> ACTIVITY
Below are entries. Reproduce exactly the lines between the line holding "An unsaturated air parcel at 1000" and the line holding "A parcel of unsaturated air at 27.7°C", inclusive, and only those.

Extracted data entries
══════════

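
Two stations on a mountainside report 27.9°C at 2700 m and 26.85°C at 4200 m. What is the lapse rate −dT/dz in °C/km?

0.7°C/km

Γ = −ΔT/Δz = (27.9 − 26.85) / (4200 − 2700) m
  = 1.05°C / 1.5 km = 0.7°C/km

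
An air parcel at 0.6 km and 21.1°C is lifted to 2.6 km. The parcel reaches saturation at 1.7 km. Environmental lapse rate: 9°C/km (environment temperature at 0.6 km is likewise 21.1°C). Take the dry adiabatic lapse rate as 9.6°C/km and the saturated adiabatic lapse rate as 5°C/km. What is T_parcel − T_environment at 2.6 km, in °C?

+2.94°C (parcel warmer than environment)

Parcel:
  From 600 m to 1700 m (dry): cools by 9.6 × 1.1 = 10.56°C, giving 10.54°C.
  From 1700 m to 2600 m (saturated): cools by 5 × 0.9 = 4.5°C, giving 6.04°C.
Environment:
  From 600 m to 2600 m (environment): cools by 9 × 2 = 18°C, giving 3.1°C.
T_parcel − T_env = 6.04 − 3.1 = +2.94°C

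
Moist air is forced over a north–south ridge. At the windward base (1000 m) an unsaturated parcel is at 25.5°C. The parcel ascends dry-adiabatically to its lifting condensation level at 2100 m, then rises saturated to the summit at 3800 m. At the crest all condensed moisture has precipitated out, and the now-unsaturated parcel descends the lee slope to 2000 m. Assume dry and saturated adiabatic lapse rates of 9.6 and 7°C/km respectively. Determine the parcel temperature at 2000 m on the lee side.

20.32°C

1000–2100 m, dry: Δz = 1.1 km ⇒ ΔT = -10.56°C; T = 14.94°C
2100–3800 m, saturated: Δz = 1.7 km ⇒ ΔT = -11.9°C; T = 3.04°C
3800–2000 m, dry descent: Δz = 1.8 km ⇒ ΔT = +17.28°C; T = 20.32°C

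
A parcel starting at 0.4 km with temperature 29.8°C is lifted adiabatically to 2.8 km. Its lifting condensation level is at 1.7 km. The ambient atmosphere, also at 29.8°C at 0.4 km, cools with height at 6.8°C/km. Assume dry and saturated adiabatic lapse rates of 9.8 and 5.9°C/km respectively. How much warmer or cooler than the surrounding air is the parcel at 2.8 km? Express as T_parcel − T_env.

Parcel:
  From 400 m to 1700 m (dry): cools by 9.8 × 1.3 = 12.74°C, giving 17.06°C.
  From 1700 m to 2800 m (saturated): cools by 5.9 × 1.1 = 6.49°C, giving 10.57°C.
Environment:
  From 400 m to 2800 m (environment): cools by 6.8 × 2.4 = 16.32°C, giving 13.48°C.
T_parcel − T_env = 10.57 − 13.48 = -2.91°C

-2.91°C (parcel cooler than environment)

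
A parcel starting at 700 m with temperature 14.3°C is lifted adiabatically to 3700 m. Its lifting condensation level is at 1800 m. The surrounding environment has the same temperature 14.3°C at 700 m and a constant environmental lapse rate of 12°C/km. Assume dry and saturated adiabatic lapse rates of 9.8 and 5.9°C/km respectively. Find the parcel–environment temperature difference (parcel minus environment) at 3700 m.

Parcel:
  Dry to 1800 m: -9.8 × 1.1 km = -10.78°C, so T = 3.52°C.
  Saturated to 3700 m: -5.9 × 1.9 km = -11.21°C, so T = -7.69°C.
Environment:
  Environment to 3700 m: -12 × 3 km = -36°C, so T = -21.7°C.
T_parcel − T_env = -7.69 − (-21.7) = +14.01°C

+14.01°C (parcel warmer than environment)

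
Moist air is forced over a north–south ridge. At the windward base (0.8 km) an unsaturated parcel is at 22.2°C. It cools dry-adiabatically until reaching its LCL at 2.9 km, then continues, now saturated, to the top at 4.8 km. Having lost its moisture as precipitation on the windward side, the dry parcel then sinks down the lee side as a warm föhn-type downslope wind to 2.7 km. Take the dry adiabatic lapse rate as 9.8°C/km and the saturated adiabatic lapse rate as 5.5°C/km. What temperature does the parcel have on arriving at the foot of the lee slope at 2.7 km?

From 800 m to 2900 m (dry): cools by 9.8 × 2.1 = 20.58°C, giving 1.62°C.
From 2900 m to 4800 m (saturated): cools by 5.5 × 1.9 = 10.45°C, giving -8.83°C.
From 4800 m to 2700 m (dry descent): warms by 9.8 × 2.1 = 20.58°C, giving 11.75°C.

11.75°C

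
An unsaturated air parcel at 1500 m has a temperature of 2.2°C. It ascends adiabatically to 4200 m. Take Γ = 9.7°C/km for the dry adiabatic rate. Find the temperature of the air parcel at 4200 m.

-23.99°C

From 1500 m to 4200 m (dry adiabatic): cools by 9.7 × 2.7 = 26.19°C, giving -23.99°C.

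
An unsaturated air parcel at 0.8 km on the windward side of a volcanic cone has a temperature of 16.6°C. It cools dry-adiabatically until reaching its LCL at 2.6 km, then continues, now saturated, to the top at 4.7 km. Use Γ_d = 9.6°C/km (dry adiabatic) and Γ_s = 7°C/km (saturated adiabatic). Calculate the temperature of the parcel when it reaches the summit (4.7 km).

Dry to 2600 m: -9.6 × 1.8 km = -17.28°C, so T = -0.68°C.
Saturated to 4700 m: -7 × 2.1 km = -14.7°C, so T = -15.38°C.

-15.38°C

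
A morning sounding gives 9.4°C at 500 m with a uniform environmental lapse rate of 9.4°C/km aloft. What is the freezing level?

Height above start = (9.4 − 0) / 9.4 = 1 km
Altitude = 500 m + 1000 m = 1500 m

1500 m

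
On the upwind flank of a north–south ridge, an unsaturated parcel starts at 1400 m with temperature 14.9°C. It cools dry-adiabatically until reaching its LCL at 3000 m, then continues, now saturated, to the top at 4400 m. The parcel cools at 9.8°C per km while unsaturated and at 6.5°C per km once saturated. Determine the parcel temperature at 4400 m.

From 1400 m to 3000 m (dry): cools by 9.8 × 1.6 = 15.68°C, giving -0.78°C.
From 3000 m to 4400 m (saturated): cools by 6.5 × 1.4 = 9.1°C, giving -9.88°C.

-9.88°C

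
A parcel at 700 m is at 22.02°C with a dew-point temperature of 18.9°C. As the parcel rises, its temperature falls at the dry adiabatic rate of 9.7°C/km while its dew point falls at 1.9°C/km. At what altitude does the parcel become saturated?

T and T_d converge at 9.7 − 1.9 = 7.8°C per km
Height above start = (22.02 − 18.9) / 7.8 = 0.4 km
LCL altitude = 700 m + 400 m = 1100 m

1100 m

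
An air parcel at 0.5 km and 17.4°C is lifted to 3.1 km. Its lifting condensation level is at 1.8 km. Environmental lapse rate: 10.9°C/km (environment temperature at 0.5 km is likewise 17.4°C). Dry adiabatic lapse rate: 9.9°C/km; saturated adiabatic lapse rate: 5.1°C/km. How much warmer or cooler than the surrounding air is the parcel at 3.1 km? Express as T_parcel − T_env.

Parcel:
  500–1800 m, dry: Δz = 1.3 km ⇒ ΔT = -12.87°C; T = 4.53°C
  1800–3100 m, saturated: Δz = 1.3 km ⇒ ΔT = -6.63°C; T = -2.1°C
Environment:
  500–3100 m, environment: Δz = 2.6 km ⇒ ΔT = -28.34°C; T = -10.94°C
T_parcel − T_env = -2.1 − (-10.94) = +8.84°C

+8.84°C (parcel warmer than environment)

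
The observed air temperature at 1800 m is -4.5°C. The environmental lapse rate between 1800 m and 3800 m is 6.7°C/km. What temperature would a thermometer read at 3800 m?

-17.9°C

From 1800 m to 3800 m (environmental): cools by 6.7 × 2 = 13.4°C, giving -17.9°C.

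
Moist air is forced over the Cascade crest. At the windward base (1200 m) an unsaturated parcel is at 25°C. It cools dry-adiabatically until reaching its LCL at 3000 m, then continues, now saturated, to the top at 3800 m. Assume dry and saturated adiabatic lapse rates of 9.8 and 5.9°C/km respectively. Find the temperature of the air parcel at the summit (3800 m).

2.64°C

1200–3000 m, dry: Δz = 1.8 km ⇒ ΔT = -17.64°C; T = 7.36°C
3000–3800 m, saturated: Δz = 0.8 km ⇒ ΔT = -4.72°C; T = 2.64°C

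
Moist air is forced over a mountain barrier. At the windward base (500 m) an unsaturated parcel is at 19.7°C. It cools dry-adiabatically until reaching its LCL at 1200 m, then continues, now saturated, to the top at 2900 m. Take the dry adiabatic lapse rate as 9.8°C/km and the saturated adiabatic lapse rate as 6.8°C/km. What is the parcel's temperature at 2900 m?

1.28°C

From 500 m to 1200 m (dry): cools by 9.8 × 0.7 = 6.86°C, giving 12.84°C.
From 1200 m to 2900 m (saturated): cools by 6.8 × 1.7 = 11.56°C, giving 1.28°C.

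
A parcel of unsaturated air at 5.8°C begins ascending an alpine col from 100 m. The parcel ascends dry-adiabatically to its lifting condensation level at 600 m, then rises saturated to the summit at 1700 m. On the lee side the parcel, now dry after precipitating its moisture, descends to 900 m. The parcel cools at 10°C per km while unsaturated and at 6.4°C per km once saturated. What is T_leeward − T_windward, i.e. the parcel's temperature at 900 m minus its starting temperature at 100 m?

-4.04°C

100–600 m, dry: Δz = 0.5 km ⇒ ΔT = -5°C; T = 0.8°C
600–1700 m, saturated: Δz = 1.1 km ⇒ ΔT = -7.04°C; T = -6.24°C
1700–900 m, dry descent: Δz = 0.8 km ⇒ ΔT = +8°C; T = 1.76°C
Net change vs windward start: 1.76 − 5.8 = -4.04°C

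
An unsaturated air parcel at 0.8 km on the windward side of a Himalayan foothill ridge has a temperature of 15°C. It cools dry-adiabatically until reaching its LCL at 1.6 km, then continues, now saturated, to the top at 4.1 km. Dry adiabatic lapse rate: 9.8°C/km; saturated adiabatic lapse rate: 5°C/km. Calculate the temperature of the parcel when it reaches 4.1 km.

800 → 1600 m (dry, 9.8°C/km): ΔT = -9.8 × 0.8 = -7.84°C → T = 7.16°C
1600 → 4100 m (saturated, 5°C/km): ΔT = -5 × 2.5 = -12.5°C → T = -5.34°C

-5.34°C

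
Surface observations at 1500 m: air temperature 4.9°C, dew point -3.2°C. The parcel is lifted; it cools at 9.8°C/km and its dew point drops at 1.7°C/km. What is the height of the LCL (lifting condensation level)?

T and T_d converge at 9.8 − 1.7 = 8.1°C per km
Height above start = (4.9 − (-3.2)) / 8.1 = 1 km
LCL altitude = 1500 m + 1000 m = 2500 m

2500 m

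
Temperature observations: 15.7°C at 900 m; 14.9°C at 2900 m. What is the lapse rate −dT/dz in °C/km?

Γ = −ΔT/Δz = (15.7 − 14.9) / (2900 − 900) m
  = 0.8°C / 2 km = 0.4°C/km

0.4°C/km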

══════════

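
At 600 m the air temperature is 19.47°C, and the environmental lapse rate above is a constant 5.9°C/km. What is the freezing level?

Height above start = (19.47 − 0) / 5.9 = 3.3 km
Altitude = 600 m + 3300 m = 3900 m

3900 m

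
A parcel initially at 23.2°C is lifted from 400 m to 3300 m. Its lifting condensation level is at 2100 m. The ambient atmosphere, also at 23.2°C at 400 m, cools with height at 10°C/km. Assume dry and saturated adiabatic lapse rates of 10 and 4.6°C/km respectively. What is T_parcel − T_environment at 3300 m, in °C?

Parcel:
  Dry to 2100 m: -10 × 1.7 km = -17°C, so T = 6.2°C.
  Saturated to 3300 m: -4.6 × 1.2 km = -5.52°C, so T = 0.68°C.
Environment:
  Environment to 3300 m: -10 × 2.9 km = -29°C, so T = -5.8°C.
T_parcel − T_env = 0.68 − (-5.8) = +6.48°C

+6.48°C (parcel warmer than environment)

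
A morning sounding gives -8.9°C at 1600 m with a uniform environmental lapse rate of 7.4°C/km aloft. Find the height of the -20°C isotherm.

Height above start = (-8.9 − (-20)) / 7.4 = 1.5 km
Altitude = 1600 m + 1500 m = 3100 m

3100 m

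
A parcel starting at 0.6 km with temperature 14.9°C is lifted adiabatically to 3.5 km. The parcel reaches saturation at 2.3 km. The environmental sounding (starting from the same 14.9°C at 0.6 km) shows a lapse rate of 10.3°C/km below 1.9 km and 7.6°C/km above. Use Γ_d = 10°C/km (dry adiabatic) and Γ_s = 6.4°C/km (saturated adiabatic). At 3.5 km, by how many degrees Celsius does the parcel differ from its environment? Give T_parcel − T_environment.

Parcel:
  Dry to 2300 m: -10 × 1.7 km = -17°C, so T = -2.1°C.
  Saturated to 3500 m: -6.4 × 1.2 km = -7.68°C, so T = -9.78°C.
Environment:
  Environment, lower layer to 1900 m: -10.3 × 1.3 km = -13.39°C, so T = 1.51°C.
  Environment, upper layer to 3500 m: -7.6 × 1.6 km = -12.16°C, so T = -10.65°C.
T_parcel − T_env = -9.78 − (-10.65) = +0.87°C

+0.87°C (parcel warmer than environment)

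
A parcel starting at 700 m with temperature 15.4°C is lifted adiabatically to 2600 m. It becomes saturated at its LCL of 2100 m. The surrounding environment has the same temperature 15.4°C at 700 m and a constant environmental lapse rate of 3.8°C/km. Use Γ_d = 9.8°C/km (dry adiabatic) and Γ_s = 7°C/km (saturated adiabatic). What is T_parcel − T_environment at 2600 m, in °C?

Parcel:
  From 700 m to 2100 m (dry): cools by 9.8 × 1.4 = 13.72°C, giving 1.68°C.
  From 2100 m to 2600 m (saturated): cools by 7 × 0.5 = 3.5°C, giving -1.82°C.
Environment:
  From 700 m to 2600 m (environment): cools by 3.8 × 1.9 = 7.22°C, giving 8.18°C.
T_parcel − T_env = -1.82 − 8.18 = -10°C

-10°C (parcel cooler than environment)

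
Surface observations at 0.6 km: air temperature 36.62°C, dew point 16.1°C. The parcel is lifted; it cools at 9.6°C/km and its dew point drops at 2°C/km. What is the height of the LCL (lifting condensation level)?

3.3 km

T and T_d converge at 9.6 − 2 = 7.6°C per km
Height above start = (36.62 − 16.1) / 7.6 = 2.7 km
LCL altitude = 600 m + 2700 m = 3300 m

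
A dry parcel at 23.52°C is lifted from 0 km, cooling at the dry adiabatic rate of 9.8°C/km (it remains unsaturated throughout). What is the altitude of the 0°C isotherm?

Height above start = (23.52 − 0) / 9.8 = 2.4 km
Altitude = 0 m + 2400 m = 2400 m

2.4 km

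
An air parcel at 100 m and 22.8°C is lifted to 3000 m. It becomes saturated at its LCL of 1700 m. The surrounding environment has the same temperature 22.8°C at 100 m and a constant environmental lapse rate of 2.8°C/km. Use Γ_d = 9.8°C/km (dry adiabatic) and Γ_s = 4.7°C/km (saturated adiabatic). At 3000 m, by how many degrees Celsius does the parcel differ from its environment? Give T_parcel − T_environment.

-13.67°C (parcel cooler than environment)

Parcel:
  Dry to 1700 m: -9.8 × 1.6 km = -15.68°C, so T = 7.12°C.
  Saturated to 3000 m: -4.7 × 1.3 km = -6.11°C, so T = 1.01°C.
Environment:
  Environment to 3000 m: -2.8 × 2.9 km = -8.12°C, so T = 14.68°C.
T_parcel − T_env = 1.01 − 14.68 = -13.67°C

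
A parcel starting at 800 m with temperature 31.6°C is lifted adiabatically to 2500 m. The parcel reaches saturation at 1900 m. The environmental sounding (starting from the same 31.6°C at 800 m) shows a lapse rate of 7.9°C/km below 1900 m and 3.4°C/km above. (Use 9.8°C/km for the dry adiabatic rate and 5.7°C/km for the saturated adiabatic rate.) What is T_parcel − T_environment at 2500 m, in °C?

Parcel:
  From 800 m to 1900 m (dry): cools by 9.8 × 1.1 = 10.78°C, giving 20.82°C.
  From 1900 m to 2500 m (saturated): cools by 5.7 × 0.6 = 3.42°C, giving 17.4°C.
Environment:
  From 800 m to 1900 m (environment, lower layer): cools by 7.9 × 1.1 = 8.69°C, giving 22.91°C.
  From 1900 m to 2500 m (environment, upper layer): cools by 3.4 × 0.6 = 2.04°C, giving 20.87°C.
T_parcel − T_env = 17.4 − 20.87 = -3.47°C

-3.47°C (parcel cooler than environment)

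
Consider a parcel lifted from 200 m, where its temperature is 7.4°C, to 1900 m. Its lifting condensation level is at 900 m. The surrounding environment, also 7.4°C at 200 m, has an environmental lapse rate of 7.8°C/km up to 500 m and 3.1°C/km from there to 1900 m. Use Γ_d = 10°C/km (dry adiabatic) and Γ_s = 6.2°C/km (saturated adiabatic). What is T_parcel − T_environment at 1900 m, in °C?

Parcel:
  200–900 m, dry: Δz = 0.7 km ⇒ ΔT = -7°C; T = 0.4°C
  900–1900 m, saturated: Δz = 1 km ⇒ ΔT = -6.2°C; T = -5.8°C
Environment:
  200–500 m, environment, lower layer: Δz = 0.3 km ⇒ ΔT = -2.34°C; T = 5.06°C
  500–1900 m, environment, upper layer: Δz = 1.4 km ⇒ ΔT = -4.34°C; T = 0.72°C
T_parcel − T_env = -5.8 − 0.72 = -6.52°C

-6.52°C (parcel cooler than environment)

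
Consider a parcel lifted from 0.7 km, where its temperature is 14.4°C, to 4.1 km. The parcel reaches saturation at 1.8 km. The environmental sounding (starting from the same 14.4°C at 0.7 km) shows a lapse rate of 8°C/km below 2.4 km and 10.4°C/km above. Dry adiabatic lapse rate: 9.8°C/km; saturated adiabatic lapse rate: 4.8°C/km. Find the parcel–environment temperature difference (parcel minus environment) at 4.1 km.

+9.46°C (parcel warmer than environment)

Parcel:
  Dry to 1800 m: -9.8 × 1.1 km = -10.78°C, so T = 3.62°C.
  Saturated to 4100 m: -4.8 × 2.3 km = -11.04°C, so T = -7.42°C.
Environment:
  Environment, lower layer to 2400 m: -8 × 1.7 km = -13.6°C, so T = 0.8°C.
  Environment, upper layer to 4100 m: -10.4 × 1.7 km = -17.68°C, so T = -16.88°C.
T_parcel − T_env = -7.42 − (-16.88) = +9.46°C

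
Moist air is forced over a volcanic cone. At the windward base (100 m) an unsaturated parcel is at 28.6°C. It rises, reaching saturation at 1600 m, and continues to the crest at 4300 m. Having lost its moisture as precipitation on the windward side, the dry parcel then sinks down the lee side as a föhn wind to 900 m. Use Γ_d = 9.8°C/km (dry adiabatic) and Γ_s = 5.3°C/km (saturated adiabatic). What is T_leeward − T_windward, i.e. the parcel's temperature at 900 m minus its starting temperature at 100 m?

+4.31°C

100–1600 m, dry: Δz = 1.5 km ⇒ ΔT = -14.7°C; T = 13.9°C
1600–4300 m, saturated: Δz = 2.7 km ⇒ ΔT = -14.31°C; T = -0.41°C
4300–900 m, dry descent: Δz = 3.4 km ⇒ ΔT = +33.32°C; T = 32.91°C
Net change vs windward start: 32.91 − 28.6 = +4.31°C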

══════════

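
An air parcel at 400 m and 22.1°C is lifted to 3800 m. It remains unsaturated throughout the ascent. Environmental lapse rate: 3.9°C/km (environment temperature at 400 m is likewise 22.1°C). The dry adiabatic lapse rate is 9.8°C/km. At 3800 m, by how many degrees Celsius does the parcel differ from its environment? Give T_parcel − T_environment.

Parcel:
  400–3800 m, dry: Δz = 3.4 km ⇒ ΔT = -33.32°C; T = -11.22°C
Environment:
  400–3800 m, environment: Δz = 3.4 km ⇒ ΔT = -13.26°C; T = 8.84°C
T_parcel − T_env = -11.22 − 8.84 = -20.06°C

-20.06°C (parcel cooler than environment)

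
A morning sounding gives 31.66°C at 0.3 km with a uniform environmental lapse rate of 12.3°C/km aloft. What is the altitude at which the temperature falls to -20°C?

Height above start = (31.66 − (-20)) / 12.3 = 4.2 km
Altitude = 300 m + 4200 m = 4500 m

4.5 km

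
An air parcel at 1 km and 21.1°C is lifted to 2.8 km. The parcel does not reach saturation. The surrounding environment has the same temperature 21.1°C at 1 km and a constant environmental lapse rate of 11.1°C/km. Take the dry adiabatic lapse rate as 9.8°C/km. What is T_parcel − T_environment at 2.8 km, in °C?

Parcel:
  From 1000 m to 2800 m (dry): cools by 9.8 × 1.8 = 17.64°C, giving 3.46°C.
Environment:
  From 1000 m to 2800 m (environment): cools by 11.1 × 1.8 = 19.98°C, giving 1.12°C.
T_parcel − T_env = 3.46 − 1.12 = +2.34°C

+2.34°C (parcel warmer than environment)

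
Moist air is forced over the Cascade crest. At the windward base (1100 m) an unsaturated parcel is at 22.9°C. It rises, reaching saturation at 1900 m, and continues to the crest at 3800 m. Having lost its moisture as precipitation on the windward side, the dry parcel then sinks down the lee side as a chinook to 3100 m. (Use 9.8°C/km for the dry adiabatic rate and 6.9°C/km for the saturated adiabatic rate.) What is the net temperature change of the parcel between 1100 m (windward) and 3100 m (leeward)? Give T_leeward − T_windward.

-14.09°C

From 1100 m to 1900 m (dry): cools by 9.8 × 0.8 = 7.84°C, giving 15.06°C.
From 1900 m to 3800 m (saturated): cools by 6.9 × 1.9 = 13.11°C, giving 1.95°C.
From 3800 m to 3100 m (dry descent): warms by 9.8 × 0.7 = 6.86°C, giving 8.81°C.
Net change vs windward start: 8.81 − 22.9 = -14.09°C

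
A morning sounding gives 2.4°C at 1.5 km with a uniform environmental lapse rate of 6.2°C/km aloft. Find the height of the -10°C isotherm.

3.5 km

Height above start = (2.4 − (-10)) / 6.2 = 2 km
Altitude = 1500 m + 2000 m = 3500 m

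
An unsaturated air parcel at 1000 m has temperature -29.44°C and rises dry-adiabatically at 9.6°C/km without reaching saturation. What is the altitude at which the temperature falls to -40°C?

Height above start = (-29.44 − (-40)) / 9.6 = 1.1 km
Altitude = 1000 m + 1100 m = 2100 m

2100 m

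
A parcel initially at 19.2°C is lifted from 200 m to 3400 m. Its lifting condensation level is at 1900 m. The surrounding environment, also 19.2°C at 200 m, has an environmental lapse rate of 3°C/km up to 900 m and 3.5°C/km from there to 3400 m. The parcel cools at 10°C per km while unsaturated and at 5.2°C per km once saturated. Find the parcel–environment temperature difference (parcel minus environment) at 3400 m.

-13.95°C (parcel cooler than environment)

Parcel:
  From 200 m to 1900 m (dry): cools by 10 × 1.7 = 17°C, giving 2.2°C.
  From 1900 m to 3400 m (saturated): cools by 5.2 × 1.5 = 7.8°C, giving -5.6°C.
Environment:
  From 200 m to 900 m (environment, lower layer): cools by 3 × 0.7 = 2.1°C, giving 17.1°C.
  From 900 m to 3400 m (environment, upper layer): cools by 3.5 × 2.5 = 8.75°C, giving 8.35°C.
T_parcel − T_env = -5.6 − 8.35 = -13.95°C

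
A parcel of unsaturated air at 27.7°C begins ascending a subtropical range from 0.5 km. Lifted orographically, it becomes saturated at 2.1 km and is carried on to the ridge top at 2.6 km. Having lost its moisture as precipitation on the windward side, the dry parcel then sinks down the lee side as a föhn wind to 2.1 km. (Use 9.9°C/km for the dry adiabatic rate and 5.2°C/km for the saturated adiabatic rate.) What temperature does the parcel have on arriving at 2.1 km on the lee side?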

══════════

> RESPONSE
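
An unsaturated air parcel at 1000 m has temperature -29.44°C and rises dry-adiabatically at 9.6°C/km without reaching saturation. What is the altitude at which the temperature falls to -40°C?

Height above start = (-29.44 − (-40)) / 9.6 = 1.1 km
Altitude = 1000 m + 1100 m = 2100 m

2100 m

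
A parcel initially at 19.2°C is lifted from 200 m to 3400 m. Its lifting condensation level is at 1900 m. The surrounding environment, also 19.2°C at 200 m, has an environmental lapse rate of 3°C/km up to 900 m and 3.5°C/km from there to 3400 m. The parcel cools at 10°C per km while unsaturated and at 5.2°C per km once saturated. Find the parcel–environment temperature difference (parcel minus environment) at 3400 m.

-13.95°C (parcel cooler than environment)

Parcel:
  From 200 m to 1900 m (dry): cools by 10 × 1.7 = 17°C, giving 2.2°C.
  From 1900 m to 3400 m (saturated): cools by 5.2 × 1.5 = 7.8°C, giving -5.6°C.
Environment:
  From 200 m to 900 m (environment, lower layer): cools by 3 × 0.7 = 2.1°C, giving 17.1°C.
  From 900 m to 3400 m (environment, upper layer): cools by 3.5 × 2.5 = 8.75°C, giving 8.35°C.
T_parcel − T_env = -5.6 − 8.35 = -13.95°C

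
A parcel of unsaturated air at 27.7°C begins ascending a subtropical range from 0.5 km. Lifted orographically, it becomes saturated at 2.1 km and is carried on to the ridge top at 2.6 km. Having lost its moisture as precipitation on the windward side, the dry parcel then sinks down the lee side as a föhn wind to 2.1 km. (Use 9.9°C/km for the dry adiabatic rate and 5.2°C/km for the saturated adiabatic rate.) What temperature does the parcel have on arriving at 2.1 km on the lee side?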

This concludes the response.